WHAT NEEDS TO BE DONE =
In the records that follow, the lines from the one containing "- Neogene: 23.03 – 2.58 million years ago" to the one containing "- Silurian: 443.8 – 419.2 million years ago", inclusive, are to be given again exactly.

Dataset entries =
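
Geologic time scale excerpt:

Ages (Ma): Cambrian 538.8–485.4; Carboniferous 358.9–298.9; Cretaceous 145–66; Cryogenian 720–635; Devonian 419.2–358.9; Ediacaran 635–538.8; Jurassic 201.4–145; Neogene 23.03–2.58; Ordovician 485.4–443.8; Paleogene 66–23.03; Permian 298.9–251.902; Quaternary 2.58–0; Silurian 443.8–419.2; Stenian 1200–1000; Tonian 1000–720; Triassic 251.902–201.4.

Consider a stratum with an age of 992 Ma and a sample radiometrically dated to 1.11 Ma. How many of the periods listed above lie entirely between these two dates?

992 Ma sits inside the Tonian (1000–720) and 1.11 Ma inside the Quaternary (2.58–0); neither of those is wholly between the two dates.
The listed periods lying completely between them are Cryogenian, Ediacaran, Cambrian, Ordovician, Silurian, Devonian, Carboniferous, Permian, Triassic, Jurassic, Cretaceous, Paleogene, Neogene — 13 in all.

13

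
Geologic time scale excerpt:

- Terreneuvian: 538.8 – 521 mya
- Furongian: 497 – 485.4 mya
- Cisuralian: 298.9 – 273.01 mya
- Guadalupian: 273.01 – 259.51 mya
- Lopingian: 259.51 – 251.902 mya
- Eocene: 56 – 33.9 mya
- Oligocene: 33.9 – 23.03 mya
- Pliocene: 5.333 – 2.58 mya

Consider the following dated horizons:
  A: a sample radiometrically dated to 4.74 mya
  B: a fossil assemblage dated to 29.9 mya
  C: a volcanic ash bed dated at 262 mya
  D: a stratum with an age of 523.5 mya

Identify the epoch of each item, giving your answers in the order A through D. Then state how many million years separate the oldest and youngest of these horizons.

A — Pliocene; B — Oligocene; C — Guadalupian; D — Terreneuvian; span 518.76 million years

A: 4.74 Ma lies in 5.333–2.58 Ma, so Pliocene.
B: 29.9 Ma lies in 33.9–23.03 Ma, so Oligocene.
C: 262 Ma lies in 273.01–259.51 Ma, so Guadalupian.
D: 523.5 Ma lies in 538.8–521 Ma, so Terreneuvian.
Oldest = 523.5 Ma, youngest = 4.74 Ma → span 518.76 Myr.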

* * *

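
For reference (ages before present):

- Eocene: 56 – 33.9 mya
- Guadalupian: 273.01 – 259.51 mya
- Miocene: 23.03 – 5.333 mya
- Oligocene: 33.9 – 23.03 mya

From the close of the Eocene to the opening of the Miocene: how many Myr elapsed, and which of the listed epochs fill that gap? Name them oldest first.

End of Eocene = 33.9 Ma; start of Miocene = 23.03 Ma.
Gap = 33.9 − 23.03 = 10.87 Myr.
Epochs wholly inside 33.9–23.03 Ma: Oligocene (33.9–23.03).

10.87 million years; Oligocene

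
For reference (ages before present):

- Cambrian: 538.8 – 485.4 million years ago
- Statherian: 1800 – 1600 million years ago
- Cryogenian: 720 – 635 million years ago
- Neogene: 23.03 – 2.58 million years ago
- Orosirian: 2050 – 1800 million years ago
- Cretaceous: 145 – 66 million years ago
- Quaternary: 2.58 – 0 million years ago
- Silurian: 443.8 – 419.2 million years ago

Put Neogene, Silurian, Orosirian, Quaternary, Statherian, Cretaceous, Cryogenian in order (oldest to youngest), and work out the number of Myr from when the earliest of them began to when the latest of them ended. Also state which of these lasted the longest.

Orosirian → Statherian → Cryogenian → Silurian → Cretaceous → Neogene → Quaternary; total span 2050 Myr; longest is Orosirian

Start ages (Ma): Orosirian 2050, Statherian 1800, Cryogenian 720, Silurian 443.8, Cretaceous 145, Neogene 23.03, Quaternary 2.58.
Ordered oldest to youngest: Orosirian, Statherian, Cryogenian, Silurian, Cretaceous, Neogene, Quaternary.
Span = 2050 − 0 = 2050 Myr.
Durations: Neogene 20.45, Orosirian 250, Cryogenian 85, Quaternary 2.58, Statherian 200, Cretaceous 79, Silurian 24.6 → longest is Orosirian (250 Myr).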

THE ANSWER =
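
- Neogene: 23.03 – 2.58 million years ago
- Orosirian: 2050 – 1800 million years ago
- Cretaceous: 145 – 66 million years ago
- Quaternary: 2.58 – 0 million years ago
- Silurian: 443.8 – 419.2 million years ago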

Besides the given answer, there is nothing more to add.